— YOUR INSTRUCTIONS —
Look below and pull out each line with the word "following".

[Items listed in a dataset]
○ ○ ○ ○ ○ ○ ○

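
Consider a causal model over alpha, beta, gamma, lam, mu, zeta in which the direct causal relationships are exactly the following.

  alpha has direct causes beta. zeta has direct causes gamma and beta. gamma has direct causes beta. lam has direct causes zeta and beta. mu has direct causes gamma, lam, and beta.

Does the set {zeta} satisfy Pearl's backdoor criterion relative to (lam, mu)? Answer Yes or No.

No

Backdoor paths from lam to mu (paths whose first edge points into lam):
  P1: lam <- beta -> gamma -> mu
  P2: lam <- beta -> zeta <- gamma -> mu
  P3: lam <- beta -> mu
  P4: lam <- zeta <- beta -> gamma -> mu
  P5: lam <- zeta <- beta -> mu
  P6: lam <- zeta <- gamma <- beta -> mu
  P7: lam <- zeta <- gamma -> mu
Condition 1 (no descendant of lam in the set): holds — descendants of lam are {mu}; none are in {zeta}.
Condition 2 (every backdoor path blocked by {zeta}):
  P1: open — no interior node is in the conditioning set.
  P2: open — collider(s) zeta are conditioned on (or have a conditioned descendant) and no non-collider on the path is in the set.
  P3: open — no interior node is in the conditioning set.
  P4: blocked at chain node zeta ∈ conditioning set.
  P5: blocked at chain node zeta ∈ conditioning set.
  P6: blocked at chain node zeta ∈ conditioning set.
  P7: blocked at chain node zeta ∈ conditioning set.
{zeta} does not satisfy the backdoor criterion.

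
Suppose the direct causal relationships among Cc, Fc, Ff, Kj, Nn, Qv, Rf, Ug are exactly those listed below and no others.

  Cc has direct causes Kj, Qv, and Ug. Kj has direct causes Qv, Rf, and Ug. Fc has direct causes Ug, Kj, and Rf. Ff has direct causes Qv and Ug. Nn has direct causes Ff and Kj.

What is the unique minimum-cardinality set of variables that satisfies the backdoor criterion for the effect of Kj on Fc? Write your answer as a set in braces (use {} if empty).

Variables eligible for adjustment (non-descendants of Kj, excluding Kj and Fc): {Ff, Qv, Rf, Ug}.
Backdoor paths from Kj to Fc:
  P1: Kj <- Ug -> Fc
  P2: Kj <- Qv -> Ff <- Ug -> Fc
  P3: Kj <- Qv -> Cc <- Ug -> Fc
  P4: Kj <- Rf -> Fc
The empty set is not sufficient: P1 (Kj <- Ug -> Fc) has no collider blocking it and no conditioned non-collider, so it is open.
Try {Rf, Ug}:
  P1: blocked at fork node Ug ∈ conditioning set.
  P2: blocked at collider Ff (neither it nor any descendant is in the conditioning set).
  P3: blocked at collider Cc (neither it nor any descendant is in the conditioning set).
  P4: blocked at fork node Rf ∈ conditioning set.
{Rf, Ug} contains no descendant of Kj and blocks every backdoor path.
Every element of {Rf, Ug} is needed (dropping Rf leaves P4 open; dropping Ug leaves P1 open), so no proper subset is valid.
Among all size-2 subsets of the eligible variables, only {Rf, Ug} blocks every backdoor path, so it is the unique smallest valid adjustment set.

{Rf, Ug}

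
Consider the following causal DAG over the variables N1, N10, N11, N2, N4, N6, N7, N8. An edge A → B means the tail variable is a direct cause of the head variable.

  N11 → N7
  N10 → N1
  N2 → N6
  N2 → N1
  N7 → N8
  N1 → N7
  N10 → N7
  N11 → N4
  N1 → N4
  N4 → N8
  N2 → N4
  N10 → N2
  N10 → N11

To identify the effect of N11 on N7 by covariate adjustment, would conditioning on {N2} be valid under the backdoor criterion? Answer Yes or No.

No

Backdoor paths from N11 to N7 (paths whose first edge points into N11):
  P1: N11 <- N10 -> N2 -> N1 -> N7
  P2: N11 <- N10 -> N2 -> N1 -> N4 -> N8 <- N7
  P3: N11 <- N10 -> N2 -> N4 <- N1 -> N7
  P4: N11 <- N10 -> N2 -> N4 -> N8 <- N7
  P5: N11 <- N10 -> N1 <- N2 -> N4 -> N8 <- N7
  P6: N11 <- N10 -> N1 -> N7
  P7: N11 <- N10 -> N1 -> N4 -> N8 <- N7
  P8: N11 <- N10 -> N7
Condition 1 (no descendant of N11 in the set): holds — descendants of N11 are {N4, N7, N8}; none are in {N2}.
Condition 2 (every backdoor path blocked by {N2}):
  P1: blocked at chain node N2 ∈ conditioning set.
  P2: blocked at chain node N2 ∈ conditioning set.
  P3: blocked at chain node N2 ∈ conditioning set.
  P4: blocked at chain node N2 ∈ conditioning set.
  P5: blocked at collider N1 (neither it nor any descendant is in the conditioning set).
  P6: open — no interior node is in the conditioning set.
  P7: blocked at collider N8 (neither it nor any descendant is in the conditioning set).
  P8: open — no interior node is in the conditioning set.
{N2} does not satisfy the backdoor criterion.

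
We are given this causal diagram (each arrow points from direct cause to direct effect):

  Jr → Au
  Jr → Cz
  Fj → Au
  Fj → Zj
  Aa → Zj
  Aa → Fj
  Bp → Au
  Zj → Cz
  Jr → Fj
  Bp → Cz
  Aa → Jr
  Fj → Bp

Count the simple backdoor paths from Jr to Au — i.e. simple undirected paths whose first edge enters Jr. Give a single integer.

7

A backdoor path from Jr to Au is any simple undirected path whose first edge points into Jr (i.e. leaves Jr via a parent).
Parents of Jr: {Aa}.
Enumerating:
  P1: Jr <- Aa -> Fj -> Zj -> Cz <- Bp -> Au
  P2: Jr <- Aa -> Fj -> Bp -> Au
  P3: Jr <- Aa -> Fj -> Au
  P4: Jr <- Aa -> Zj <- Fj -> Bp -> Au
  P5: Jr <- Aa -> Zj <- Fj -> Au
  P6: Jr <- Aa -> Zj -> Cz <- Bp <- Fj -> Au
  P7: Jr <- Aa -> Zj -> Cz <- Bp -> Au
That exhausts the simple backdoor paths. Count: 7.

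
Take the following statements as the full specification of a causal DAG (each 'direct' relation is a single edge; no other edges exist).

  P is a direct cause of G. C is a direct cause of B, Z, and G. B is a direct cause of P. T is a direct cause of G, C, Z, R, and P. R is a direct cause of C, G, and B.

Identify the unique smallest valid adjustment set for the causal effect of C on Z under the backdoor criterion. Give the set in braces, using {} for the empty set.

Variables eligible for adjustment (non-descendants of C, excluding C and Z): {R, T}.
Backdoor paths from C to Z:
  P1: C <- T -> Z
  P2: C <- R <- T -> Z
  P3: C <- R -> B -> P <- T -> Z
  P4: C <- R -> B -> P -> G <- T -> Z
  P5: C <- R -> G <- T -> Z
  P6: C <- R -> G <- P <- T -> Z
The empty set is not sufficient: P1 (C <- T -> Z) has no collider blocking it and no conditioned non-collider, so it is open.
Try {T}:
  P1: blocked at fork node T ∈ conditioning set.
  P2: blocked at fork node T ∈ conditioning set.
  P3: blocked at collider P (neither it nor any descendant is in the conditioning set).
  P4: blocked at collider G (neither it nor any descendant is in the conditioning set).
  P5: blocked at collider G (neither it nor any descendant is in the conditioning set).
  P6: blocked at collider G (neither it nor any descendant is in the conditioning set).
{T} contains no descendant of C and blocks every backdoor path.
No other singleton works — e.g. {R} leaves P1 open — so {T} is the unique smallest valid adjustment set.

{T}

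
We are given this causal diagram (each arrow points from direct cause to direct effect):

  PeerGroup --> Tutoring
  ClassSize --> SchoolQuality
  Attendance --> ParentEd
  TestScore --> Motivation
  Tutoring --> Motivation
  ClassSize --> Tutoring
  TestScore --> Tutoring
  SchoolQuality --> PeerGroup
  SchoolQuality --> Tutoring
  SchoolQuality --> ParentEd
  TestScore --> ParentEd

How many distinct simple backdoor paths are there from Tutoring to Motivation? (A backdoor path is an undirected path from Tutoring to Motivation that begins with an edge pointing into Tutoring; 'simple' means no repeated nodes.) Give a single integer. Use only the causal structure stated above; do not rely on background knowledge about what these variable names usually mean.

A backdoor path from Tutoring to Motivation is any simple undirected path whose first edge points into Tutoring (i.e. leaves Tutoring via a parent).
Parents of Tutoring: {ClassSize, PeerGroup, SchoolQuality, TestScore}.
Enumerating:
  P1: Tutoring <- ClassSize -> SchoolQuality -> ParentEd <- TestScore -> Motivation
  P2: Tutoring <- SchoolQuality -> ParentEd <- TestScore -> Motivation
  P3: Tutoring <- PeerGroup <- SchoolQuality -> ParentEd <- TestScore -> Motivation
  P4: Tutoring <- TestScore -> Motivation
That exhausts the simple backdoor paths. Count: 4.

4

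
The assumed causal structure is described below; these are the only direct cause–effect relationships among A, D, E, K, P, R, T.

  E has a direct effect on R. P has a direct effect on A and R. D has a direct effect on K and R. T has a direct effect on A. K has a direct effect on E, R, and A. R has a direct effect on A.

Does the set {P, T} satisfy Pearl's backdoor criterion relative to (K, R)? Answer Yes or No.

Backdoor paths from K to R (paths whose first edge points into K):
  P1: K <- D -> R
Condition 1 (no descendant of K in the set): holds — descendants of K are {A, E, R}; none are in {P, T}.
Condition 2 (every backdoor path blocked by {P, T}):
  P1: open — no interior node is in the conditioning set.
{P, T} does not satisfy the backdoor criterion.

No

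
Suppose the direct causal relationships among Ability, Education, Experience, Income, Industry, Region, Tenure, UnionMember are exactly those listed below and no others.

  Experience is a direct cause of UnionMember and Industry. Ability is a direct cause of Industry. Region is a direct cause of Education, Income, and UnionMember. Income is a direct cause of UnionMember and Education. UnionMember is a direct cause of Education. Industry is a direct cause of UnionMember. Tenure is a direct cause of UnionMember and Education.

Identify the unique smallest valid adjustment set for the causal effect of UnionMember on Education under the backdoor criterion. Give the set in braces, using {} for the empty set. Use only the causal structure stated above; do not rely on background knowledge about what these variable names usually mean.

Variables eligible for adjustment (non-descendants of UnionMember, excluding UnionMember and Education): {Ability, Experience, Income, Industry, Region, Tenure}.
Backdoor paths from UnionMember to Education:
  P1: UnionMember <- Region -> Income -> Education
  P2: UnionMember <- Region -> Education
  P3: UnionMember <- Income <- Region -> Education
  P4: UnionMember <- Income -> Education
  P5: UnionMember <- Tenure -> Education
The empty set is not sufficient: P1 (UnionMember <- Region -> Income -> Education) has no collider blocking it and no conditioned non-collider, so it is open.
Try {Income, Region, Tenure}:
  P1: blocked at fork node Region ∈ conditioning set.
  P2: blocked at fork node Region ∈ conditioning set.
  P3: blocked at chain node Income ∈ conditioning set.
  P4: blocked at fork node Income ∈ conditioning set.
  P5: blocked at fork node Tenure ∈ conditioning set.
{Income, Region, Tenure} contains no descendant of UnionMember and blocks every backdoor path.
Every element of {Income, Region, Tenure} is needed (dropping Income leaves P4 open; dropping Region leaves P2 open; dropping Tenure leaves P5 open), so no proper subset is valid.
Among all size-3 subsets of the eligible variables, only {Income, Region, Tenure} blocks every backdoor path, so it is the unique smallest valid adjustment set.

{Income, Region, Tenure}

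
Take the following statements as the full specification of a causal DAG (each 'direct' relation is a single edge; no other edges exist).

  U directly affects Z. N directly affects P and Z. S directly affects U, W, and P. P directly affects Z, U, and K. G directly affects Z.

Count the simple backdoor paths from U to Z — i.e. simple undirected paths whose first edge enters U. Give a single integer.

A backdoor path from U to Z is any simple undirected path whose first edge points into U (i.e. leaves U via a parent).
Parents of U: {P, S}.
Enumerating:
  P1: U <- S -> P <- N -> Z
  P2: U <- S -> P -> Z
  P3: U <- P <- N -> Z
  P4: U <- P -> Z
That exhausts the simple backdoor paths. Count: 4.

4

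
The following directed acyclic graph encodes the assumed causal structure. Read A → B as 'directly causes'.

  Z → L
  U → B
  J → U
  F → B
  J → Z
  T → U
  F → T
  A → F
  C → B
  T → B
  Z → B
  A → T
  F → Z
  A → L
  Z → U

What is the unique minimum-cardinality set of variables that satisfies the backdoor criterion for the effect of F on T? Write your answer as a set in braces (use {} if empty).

Variables eligible for adjustment (non-descendants of F, excluding F and T): {A, C, J}.
Backdoor paths from F to T:
  P1: F <- A -> T
  P2: F <- A -> L <- Z <- J -> U <- T
  P3: F <- A -> L <- Z <- J -> U -> B <- T
  P4: F <- A -> L <- Z -> U <- T
  P5: F <- A -> L <- Z -> U -> B <- T
  P6: F <- A -> L <- Z -> B <- T
  P7: F <- A -> L <- Z -> B <- U <- T
The empty set is not sufficient: P1 (F <- A -> T) has no collider blocking it and no conditioned non-collider, so it is open.
Try {A}:
  P1: blocked at fork node A ∈ conditioning set.
  P2: blocked at fork node A ∈ conditioning set.
  P3: blocked at fork node A ∈ conditioning set.
  P4: blocked at fork node A ∈ conditioning set.
  P5: blocked at fork node A ∈ conditioning set.
  P6: blocked at fork node A ∈ conditioning set.
  P7: blocked at fork node A ∈ conditioning set.
{A} contains no descendant of F and blocks every backdoor path.
No other singleton works — e.g. {C} leaves P1 open — so {A} is the unique smallest valid adjustment set.

{A}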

○ ○ ○ ○ ○ ○ ○

— FINISHED EXERCISE —
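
Consider a causal model over alpha, beta, gamma, lam, mu, zeta in which the direct causal relationships are exactly the following.
Consider the following causal DAG over the variables N1, N10, N11, N2, N4, N6, N7, N8. An edge A → B means the tail variable is a direct cause of the head variable.
Take the following statements as the full specification of a causal DAG (each 'direct' relation is a single edge; no other edges exist).
Take the following statements as the full specification of a causal DAG (each 'direct' relation is a single edge; no other edges exist).
The following directed acyclic graph encodes the assumed causal structure. Read A → B as 'directly causes'.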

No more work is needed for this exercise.